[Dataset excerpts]

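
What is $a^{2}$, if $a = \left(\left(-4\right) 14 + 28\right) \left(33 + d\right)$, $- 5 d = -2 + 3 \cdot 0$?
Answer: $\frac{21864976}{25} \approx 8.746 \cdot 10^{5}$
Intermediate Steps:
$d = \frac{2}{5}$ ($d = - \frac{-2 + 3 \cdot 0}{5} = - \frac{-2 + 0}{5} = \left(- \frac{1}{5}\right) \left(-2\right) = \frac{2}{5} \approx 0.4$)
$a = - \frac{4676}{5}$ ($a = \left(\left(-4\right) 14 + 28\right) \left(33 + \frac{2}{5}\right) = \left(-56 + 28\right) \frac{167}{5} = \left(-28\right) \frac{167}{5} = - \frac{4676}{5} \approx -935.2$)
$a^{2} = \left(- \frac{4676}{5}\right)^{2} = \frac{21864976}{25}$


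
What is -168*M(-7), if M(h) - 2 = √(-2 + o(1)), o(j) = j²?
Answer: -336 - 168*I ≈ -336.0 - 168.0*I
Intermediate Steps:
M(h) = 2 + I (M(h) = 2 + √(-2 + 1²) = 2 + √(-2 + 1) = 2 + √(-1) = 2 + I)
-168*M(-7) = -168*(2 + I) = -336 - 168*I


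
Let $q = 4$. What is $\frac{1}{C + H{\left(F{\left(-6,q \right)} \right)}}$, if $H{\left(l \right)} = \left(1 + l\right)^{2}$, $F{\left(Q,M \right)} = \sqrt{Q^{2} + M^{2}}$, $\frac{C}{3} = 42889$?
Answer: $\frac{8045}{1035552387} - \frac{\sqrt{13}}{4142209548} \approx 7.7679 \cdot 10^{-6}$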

==

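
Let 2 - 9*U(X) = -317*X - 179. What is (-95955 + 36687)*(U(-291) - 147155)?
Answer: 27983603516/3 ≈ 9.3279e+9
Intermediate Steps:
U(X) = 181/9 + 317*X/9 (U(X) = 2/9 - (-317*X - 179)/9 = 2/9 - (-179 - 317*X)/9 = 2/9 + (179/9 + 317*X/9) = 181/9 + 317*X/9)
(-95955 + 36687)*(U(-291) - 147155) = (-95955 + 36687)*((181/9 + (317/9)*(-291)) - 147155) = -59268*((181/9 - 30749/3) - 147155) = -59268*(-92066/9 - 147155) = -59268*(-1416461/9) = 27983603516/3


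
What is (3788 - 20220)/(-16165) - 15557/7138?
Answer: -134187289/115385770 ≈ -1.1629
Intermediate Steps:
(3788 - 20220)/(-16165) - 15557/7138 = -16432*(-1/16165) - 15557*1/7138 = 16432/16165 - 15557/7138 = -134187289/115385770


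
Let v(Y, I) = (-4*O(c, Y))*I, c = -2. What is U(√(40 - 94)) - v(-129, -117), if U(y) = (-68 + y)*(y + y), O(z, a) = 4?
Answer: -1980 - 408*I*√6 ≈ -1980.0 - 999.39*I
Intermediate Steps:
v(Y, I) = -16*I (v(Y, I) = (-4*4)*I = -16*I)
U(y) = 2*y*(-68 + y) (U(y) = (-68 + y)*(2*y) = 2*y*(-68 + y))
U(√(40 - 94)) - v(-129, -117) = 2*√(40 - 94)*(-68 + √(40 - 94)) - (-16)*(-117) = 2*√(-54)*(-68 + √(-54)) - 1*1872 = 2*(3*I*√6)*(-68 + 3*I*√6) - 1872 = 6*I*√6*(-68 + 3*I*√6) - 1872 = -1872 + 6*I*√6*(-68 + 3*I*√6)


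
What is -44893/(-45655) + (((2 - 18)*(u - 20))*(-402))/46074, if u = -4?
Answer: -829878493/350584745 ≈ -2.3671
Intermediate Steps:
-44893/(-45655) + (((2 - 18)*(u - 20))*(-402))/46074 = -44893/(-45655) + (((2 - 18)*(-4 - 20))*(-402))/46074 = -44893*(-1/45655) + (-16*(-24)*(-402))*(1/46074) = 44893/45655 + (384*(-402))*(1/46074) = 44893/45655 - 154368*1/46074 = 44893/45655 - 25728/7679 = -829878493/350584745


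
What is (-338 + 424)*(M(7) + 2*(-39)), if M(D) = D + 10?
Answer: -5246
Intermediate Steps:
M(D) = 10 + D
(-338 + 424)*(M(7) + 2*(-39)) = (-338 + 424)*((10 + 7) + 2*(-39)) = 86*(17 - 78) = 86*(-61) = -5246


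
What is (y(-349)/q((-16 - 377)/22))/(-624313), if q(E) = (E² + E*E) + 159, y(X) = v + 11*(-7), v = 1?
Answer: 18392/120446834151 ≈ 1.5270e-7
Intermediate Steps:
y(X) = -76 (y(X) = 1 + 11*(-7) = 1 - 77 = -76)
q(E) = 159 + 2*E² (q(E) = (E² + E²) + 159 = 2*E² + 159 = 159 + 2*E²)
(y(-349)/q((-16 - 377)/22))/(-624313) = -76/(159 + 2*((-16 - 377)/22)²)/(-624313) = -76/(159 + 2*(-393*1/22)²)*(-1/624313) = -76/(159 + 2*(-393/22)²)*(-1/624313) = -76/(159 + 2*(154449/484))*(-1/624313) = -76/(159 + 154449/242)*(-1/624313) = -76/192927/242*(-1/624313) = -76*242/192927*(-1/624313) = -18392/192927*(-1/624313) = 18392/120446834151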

---

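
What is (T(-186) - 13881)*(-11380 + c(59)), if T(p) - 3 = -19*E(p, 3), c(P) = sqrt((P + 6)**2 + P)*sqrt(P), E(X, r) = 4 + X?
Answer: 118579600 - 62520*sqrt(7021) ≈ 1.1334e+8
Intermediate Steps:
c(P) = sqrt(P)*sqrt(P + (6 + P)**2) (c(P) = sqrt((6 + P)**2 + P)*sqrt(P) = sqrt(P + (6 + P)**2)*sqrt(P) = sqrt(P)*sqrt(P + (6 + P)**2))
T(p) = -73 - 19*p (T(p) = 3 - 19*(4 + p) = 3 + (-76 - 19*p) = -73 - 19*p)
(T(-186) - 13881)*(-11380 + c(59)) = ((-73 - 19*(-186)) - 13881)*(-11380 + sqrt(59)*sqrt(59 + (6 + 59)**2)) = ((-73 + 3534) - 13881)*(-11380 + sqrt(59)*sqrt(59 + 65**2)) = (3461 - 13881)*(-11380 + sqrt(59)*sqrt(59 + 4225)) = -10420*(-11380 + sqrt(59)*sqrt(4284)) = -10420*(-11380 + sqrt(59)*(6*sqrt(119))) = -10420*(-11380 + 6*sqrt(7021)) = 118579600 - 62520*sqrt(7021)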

§ **To do**:
From the entries above, print the lines beginning at the one with "Answer: -1980 - 408*I*√6 ≈ -1980.0 - 999.39*I" and stopping after the one with "Answer: 18392/120446834151 ≈ 1.5270e-7", exactly as written and with nothing else.

§ **Result of the task**:
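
Answer: -1980 - 408*I*√6 ≈ -1980.0 - 999.39*I
Intermediate Steps:
v(Y, I) = -16*I (v(Y, I) = (-4*4)*I = -16*I)
U(y) = 2*y*(-68 + y) (U(y) = (-68 + y)*(2*y) = 2*y*(-68 + y))
U(√(40 - 94)) - v(-129, -117) = 2*√(40 - 94)*(-68 + √(40 - 94)) - (-16)*(-117) = 2*√(-54)*(-68 + √(-54)) - 1*1872 = 2*(3*I*√6)*(-68 + 3*I*√6) - 1872 = 6*I*√6*(-68 + 3*I*√6) - 1872 = -1872 + 6*I*√6*(-68 + 3*I*√6)


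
What is -44893/(-45655) + (((2 - 18)*(u - 20))*(-402))/46074, if u = -4?
Answer: -829878493/350584745 ≈ -2.3671
Intermediate Steps:
-44893/(-45655) + (((2 - 18)*(u - 20))*(-402))/46074 = -44893/(-45655) + (((2 - 18)*(-4 - 20))*(-402))/46074 = -44893*(-1/45655) + (-16*(-24)*(-402))*(1/46074) = 44893/45655 + (384*(-402))*(1/46074) = 44893/45655 - 154368*1/46074 = 44893/45655 - 25728/7679 = -829878493/350584745


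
What is (-338 + 424)*(M(7) + 2*(-39)), if M(D) = D + 10?
Answer: -5246
Intermediate Steps:
M(D) = 10 + D
(-338 + 424)*(M(7) + 2*(-39)) = (-338 + 424)*((10 + 7) + 2*(-39)) = 86*(17 - 78) = 86*(-61) = -5246


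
What is (y(-349)/q((-16 - 377)/22))/(-624313), if q(E) = (E² + E*E) + 159, y(X) = v + 11*(-7), v = 1?
Answer: 18392/120446834151 ≈ 1.5270e-7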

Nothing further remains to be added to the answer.